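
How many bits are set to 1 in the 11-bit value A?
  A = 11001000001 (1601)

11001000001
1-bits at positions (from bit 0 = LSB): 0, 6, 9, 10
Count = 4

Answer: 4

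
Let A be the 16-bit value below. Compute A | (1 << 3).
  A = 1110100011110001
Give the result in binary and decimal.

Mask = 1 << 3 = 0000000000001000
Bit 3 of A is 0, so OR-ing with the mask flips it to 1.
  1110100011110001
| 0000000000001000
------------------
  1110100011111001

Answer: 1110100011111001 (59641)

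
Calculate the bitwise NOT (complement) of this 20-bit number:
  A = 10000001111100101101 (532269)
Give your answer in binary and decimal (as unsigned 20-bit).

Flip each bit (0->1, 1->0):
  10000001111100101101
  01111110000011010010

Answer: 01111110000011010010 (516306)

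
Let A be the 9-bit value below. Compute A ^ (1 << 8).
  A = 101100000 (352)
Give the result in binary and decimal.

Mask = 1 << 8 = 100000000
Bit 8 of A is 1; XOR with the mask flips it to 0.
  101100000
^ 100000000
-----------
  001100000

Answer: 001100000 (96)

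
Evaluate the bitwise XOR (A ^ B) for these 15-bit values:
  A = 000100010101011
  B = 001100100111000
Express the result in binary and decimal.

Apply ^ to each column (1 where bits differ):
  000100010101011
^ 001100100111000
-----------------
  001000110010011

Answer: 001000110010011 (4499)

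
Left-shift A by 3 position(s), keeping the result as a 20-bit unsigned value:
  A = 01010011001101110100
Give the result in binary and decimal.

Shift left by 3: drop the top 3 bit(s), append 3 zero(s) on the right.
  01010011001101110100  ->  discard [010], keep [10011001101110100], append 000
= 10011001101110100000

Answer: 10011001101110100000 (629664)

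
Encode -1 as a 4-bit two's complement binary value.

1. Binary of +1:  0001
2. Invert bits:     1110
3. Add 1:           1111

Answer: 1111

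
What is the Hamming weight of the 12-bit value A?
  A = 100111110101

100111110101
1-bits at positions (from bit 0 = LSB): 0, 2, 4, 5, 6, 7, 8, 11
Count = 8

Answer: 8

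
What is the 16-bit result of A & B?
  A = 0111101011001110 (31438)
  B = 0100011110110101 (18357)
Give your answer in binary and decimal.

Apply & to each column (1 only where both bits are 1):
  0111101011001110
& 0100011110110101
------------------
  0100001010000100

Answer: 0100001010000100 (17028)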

+ + + + +

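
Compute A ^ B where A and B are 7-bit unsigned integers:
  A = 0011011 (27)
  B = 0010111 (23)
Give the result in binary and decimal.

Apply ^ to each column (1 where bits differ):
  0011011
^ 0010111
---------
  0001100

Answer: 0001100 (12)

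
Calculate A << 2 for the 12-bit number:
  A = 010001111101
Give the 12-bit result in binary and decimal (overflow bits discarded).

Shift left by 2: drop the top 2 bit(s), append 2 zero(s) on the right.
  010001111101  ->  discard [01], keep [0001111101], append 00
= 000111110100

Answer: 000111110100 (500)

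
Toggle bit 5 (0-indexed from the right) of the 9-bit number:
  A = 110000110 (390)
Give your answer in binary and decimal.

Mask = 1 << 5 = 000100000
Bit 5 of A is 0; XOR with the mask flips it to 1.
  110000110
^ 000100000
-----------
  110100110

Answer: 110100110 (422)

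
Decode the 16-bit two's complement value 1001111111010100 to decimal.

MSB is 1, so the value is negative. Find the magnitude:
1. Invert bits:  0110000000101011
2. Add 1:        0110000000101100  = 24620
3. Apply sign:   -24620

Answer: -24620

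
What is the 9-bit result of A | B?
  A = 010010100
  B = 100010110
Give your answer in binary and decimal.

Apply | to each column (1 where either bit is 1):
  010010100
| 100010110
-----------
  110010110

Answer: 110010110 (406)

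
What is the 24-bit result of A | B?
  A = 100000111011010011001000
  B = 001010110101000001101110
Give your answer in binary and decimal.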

+ + + + +

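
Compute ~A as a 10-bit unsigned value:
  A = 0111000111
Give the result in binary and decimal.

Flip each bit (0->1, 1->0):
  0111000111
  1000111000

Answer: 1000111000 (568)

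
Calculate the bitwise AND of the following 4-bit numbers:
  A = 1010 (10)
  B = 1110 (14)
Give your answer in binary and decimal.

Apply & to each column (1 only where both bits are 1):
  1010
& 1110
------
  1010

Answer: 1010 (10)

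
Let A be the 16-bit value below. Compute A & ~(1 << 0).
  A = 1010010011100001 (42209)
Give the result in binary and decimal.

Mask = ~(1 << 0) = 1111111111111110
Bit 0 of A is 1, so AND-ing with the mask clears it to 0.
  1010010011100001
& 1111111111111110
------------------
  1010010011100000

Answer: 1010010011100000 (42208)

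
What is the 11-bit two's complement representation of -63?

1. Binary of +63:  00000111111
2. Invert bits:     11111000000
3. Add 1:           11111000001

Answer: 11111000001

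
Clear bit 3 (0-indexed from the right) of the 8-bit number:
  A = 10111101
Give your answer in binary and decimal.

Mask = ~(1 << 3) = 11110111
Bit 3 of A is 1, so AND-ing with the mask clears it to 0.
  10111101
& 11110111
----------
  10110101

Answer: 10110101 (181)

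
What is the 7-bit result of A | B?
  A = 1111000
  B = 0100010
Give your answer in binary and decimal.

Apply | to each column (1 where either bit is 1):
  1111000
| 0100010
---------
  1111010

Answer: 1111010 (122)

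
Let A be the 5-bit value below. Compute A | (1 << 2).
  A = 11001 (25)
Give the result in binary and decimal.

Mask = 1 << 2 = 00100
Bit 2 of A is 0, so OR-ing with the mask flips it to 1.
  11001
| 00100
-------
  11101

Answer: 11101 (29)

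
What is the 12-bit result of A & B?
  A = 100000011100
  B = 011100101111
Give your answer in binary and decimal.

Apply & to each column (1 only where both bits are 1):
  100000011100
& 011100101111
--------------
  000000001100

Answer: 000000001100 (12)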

+ + + + +

## PROMPT:
Display every line of the listing that contains the string "Calculate".

## EXERCISE SOLUTION:
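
Calculate the bitwise NOT (complement) of this 20-bit number:
Calculate A << 2 for the 12-bit number:
Calculate the bitwise AND of the following 4-bit numbers: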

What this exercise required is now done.